- _PROBLEM DESCRIPTION_: Copy every line of the data exactly, leaving nothing out.

Source data:
····················
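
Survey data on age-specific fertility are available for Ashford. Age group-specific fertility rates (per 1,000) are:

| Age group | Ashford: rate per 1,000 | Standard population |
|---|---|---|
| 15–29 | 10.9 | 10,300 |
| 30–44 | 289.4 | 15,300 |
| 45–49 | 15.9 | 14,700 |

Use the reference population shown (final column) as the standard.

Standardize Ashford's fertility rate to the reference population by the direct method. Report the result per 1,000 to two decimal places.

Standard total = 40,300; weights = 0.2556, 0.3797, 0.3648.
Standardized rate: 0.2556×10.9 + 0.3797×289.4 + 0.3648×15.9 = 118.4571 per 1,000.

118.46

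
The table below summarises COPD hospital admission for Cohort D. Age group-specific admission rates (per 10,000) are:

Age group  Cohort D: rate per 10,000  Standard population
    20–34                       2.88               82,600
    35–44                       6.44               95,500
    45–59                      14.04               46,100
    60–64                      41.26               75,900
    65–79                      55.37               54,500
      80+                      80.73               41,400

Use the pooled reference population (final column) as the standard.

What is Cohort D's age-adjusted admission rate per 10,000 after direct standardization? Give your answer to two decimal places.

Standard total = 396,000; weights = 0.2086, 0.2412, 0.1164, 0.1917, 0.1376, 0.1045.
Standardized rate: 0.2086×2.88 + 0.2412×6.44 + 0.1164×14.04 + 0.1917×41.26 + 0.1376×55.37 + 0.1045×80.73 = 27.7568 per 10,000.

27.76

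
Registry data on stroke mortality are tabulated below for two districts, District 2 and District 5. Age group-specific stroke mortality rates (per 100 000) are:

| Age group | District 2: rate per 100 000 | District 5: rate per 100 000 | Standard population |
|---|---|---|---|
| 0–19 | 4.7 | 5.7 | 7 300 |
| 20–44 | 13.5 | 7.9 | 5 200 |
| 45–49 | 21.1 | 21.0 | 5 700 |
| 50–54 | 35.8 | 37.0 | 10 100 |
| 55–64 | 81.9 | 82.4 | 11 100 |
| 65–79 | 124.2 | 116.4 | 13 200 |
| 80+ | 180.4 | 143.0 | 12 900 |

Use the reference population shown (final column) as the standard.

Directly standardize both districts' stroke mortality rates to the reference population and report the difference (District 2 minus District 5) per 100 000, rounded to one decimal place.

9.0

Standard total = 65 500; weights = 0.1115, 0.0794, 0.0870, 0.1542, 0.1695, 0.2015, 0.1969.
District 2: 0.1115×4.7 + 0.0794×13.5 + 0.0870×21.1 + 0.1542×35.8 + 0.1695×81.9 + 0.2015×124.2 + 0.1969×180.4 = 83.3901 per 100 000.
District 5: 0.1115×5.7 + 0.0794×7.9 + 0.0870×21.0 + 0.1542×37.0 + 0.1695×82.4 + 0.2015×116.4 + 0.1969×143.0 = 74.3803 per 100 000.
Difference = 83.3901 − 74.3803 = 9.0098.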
····················
- _WORKED SOLUTION_:
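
Survey data on age-specific fertility are available for Ashford. Age group-specific fertility rates (per 1,000) are:

| Age group | Ashford: rate per 1,000 | Standard population |
|---|---|---|
| 15–29 | 10.9 | 10,300 |
| 30–44 | 289.4 | 15,300 |
| 45–49 | 15.9 | 14,700 |

Use the reference population shown (final column) as the standard.

Standardize Ashford's fertility rate to the reference population by the direct method. Report the result per 1,000 to two decimal places.

Standard total = 40,300; weights = 0.2556, 0.3797, 0.3648.
Standardized rate: 0.2556×10.9 + 0.3797×289.4 + 0.3648×15.9 = 118.4571 per 1,000.

118.46

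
The table below summarises COPD hospital admission for Cohort D. Age group-specific admission rates (per 10,000) are:

Age group  Cohort D: rate per 10,000  Standard population
    20–34                       2.88               82,600
    35–44                       6.44               95,500
    45–59                      14.04               46,100
    60–64                      41.26               75,900
    65–79                      55.37               54,500
      80+                      80.73               41,400

Use the pooled reference population (final column) as the standard.

What is Cohort D's age-adjusted admission rate per 10,000 after direct standardization? Give your answer to two decimal places.

Standard total = 396,000; weights = 0.2086, 0.2412, 0.1164, 0.1917, 0.1376, 0.1045.
Standardized rate: 0.2086×2.88 + 0.2412×6.44 + 0.1164×14.04 + 0.1917×41.26 + 0.1376×55.37 + 0.1045×80.73 = 27.7568 per 10,000.

27.76

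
Registry data on stroke mortality are tabulated below for two districts, District 2 and District 5. Age group-specific stroke mortality rates (per 100 000) are:

| Age group | District 2: rate per 100 000 | District 5: rate per 100 000 | Standard population |
|---|---|---|---|
| 0–19 | 4.7 | 5.7 | 7 300 |
| 20–44 | 13.5 | 7.9 | 5 200 |
| 45–49 | 21.1 | 21.0 | 5 700 |
| 50–54 | 35.8 | 37.0 | 10 100 |
| 55–64 | 81.9 | 82.4 | 11 100 |
| 65–79 | 124.2 | 116.4 | 13 200 |
| 80+ | 180.4 | 143.0 | 12 900 |

Use the reference population shown (final column) as the standard.

Directly standardize both districts' stroke mortality rates to the reference population and report the difference (District 2 minus District 5) per 100 000, rounded to one decimal place.

9.0

Standard total = 65 500; weights = 0.1115, 0.0794, 0.0870, 0.1542, 0.1695, 0.2015, 0.1969.
District 2: 0.1115×4.7 + 0.0794×13.5 + 0.0870×21.1 + 0.1542×35.8 + 0.1695×81.9 + 0.2015×124.2 + 0.1969×180.4 = 83.3901 per 100 000.
District 5: 0.1115×5.7 + 0.0794×7.9 + 0.0870×21.0 + 0.1542×37.0 + 0.1695×82.4 + 0.2015×116.4 + 0.1969×143.0 = 74.3803 per 100 000.
Difference = 83.3901 − 74.3803 = 9.0098.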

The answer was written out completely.